> Aim of the task
Your output should be the line with "- most recent autoclave" plus all following lines to the end of the records, exactly as written and nothing more.

Stored data entries:
■ ■ ■ ■ ■ ■ ■

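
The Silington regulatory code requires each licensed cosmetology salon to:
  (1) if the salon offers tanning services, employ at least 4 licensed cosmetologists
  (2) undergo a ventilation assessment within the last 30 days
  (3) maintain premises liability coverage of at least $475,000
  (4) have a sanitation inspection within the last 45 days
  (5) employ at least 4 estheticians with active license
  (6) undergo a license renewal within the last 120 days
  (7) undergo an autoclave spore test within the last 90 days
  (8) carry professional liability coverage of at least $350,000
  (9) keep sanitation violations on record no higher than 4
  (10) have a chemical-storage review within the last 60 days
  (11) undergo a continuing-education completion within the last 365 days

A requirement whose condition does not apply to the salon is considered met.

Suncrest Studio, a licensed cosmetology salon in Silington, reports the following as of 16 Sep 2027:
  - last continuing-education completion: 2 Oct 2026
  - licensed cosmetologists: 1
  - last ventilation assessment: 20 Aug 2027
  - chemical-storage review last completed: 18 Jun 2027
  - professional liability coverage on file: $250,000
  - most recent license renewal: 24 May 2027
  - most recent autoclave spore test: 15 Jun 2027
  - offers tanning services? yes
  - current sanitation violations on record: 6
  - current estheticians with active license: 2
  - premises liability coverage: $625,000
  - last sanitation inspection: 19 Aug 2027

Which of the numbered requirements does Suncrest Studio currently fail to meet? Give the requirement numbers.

1, 5, 7, 8, 9, 10

1. condition 'offers tanning services' holds; licensed cosmetologists 1 < 4 → not met
2. ventilation assessment 27 days ago vs limit 30 → met
3. premises liability coverage $625,000 ≥ $475,000 → met
4. sanitation inspection 28 days ago vs limit 45 → met
5. estheticians with active license 2 < 4 → not met
6. license renewal 115 days ago vs limit 120 → met
7. autoclave spore test 93 days ago vs limit 90 → not met
8. professional liability coverage $250,000 < $350,000 → not met
9. sanitation violations on record 6 > 4 → not met
10. chemical-storage review 90 days ago vs limit 60 → not met
11. continuing-education completion 349 days ago vs limit 365 → met
Not met: 1, 5, 7, 8, 9, 10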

■ ■ ■ ■ ■ ■ ■

> Result of this exercise
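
  - most recent autoclave spore test: 15 Jun 2027
  - offers tanning services? yes
  - current sanitation violations on record: 6
  - current estheticians with active license: 2
  - premises liability coverage: $625,000
  - last sanitation inspection: 19 Aug 2027

Which of the numbered requirements does Suncrest Studio currently fail to meet? Give the requirement numbers.

1, 5, 7, 8, 9, 10

1. condition 'offers tanning services' holds; licensed cosmetologists 1 < 4 → not met
2. ventilation assessment 27 days ago vs limit 30 → met
3. premises liability coverage $625,000 ≥ $475,000 → met
4. sanitation inspection 28 days ago vs limit 45 → met
5. estheticians with active license 2 < 4 → not met
6. license renewal 115 days ago vs limit 120 → met
7. autoclave spore test 93 days ago vs limit 90 → not met
8. professional liability coverage $250,000 < $350,000 → not met
9. sanitation violations on record 6 > 4 → not met
10. chemical-storage review 90 days ago vs limit 60 → not met
11. continuing-education completion 349 days ago vs limit 365 → met
Not met: 1, 5, 7, 8, 9, 10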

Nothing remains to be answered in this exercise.